--- Exercise directions ---
Repeat the entries below in full, with every character unchanged.

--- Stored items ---
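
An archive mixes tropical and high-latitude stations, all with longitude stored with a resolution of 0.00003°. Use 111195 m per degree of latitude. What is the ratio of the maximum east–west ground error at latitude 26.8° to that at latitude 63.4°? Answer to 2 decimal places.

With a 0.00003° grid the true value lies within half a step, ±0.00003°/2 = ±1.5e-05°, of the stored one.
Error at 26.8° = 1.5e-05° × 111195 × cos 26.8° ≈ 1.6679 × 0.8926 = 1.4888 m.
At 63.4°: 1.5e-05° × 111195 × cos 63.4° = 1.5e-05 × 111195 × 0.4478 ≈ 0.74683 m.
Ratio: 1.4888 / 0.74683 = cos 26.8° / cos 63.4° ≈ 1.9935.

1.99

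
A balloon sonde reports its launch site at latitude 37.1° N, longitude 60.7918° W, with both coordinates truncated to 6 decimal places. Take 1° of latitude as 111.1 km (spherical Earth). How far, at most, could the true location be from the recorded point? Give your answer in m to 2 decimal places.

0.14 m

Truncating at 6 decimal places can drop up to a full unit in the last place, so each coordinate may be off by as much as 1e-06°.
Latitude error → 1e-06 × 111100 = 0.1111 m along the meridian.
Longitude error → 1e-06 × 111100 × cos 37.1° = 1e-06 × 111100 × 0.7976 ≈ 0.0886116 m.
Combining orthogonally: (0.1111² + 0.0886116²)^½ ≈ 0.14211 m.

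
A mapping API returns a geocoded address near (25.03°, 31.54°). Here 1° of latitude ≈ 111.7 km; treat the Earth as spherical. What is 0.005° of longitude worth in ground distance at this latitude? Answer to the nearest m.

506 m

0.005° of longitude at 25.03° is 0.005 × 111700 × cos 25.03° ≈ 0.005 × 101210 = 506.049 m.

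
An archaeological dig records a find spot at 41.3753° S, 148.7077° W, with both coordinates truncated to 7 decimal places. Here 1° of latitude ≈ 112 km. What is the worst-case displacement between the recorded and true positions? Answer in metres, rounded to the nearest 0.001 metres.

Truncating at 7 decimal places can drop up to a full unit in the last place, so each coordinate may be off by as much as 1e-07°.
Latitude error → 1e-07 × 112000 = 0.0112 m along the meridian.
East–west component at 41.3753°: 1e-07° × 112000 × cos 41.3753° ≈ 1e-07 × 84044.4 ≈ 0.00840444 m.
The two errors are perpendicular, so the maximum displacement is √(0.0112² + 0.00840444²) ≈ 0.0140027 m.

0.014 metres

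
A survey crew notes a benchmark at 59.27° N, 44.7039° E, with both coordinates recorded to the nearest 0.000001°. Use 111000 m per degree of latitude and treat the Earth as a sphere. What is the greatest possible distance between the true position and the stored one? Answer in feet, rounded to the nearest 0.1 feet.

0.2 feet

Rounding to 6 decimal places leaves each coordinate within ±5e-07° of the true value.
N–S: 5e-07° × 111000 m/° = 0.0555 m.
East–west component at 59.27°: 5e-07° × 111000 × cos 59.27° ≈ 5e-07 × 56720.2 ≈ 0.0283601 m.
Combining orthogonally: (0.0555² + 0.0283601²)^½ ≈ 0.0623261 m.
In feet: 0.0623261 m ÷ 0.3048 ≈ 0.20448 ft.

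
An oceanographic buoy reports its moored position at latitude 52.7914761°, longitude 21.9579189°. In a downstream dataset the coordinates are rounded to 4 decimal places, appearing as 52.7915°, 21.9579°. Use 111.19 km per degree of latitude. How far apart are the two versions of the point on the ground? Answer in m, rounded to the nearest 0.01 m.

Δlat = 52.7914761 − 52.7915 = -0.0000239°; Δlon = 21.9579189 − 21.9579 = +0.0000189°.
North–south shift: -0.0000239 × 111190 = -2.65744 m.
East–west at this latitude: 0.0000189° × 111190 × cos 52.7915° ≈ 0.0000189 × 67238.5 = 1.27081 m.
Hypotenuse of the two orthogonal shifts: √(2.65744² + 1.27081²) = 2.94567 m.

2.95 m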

--- Written answer ---
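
An archive mixes tropical and high-latitude stations, all with longitude stored with a resolution of 0.00003°. Use 111195 m per degree of latitude. What is the ratio of the maximum east–west ground error at latitude 26.8° to that at latitude 63.4°? Answer to 2 decimal places.

With a 0.00003° grid the true value lies within half a step, ±0.00003°/2 = ±1.5e-05°, of the stored one.
Error at 26.8° = 1.5e-05° × 111195 × cos 26.8° ≈ 1.6679 × 0.8926 = 1.4888 m.
At 63.4°: 1.5e-05° × 111195 × cos 63.4° = 1.5e-05 × 111195 × 0.4478 ≈ 0.74683 m.
Ratio: 1.4888 / 0.74683 = cos 26.8° / cos 63.4° ≈ 1.9935.

1.99

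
A balloon sonde reports its launch site at latitude 37.1° N, longitude 60.7918° W, with both coordinates truncated to 6 decimal places. Take 1° of latitude as 111.1 km (spherical Earth). How far, at most, could the true location be from the recorded point? Give your answer in m to 2 decimal places.

0.14 m

Truncating at 6 decimal places can drop up to a full unit in the last place, so each coordinate may be off by as much as 1e-06°.
Latitude error → 1e-06 × 111100 = 0.1111 m along the meridian.
Longitude error → 1e-06 × 111100 × cos 37.1° = 1e-06 × 111100 × 0.7976 ≈ 0.0886116 m.
Combining orthogonally: (0.1111² + 0.0886116²)^½ ≈ 0.14211 m.

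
A mapping API returns a geocoded address near (25.03°, 31.54°). Here 1° of latitude ≈ 111.7 km; treat the Earth as spherical. What is 0.005° of longitude worth in ground distance at this latitude? Answer to the nearest m.

506 m

0.005° of longitude at 25.03° is 0.005 × 111700 × cos 25.03° ≈ 0.005 × 101210 = 506.049 m.

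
An archaeological dig records a find spot at 41.3753° S, 148.7077° W, with both coordinates truncated to 7 decimal places. Here 1° of latitude ≈ 112 km. What is the worst-case displacement between the recorded and true positions? Answer in metres, rounded to the nearest 0.001 metres.

Truncating at 7 decimal places can drop up to a full unit in the last place, so each coordinate may be off by as much as 1e-07°.
Latitude error → 1e-07 × 112000 = 0.0112 m along the meridian.
East–west component at 41.3753°: 1e-07° × 112000 × cos 41.3753° ≈ 1e-07 × 84044.4 ≈ 0.00840444 m.
The two errors are perpendicular, so the maximum displacement is √(0.0112² + 0.00840444²) ≈ 0.0140027 m.

0.014 metres

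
A survey crew notes a benchmark at 59.27° N, 44.7039° E, with both coordinates recorded to the nearest 0.000001°. Use 111000 m per degree of latitude and treat the Earth as a sphere. What is the greatest possible distance between the true position and the stored one? Answer in feet, rounded to the nearest 0.1 feet.

0.2 feet

Rounding to 6 decimal places leaves each coordinate within ±5e-07° of the true value.
N–S: 5e-07° × 111000 m/° = 0.0555 m.
East–west component at 59.27°: 5e-07° × 111000 × cos 59.27° ≈ 5e-07 × 56720.2 ≈ 0.0283601 m.
Combining orthogonally: (0.0555² + 0.0283601²)^½ ≈ 0.0623261 m.
In feet: 0.0623261 m ÷ 0.3048 ≈ 0.20448 ft.

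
An oceanographic buoy reports its moored position at latitude 52.7914761°, longitude 21.9579189°. In a downstream dataset the coordinates are rounded to 4 decimal places, appearing as 52.7915°, 21.9579°. Use 111.19 km per degree of latitude. How far apart are the two versions of the point on the ground? Answer in m, rounded to the nearest 0.01 m.

Δlat = 52.7914761 − 52.7915 = -0.0000239°; Δlon = 21.9579189 − 21.9579 = +0.0000189°.
North–south shift: -0.0000239 × 111190 = -2.65744 m.
East–west at this latitude: 0.0000189° × 111190 × cos 52.7915° ≈ 0.0000189 × 67238.5 = 1.27081 m.
Hypotenuse of the two orthogonal shifts: √(2.65744² + 1.27081²) = 2.94567 m.

2.95 m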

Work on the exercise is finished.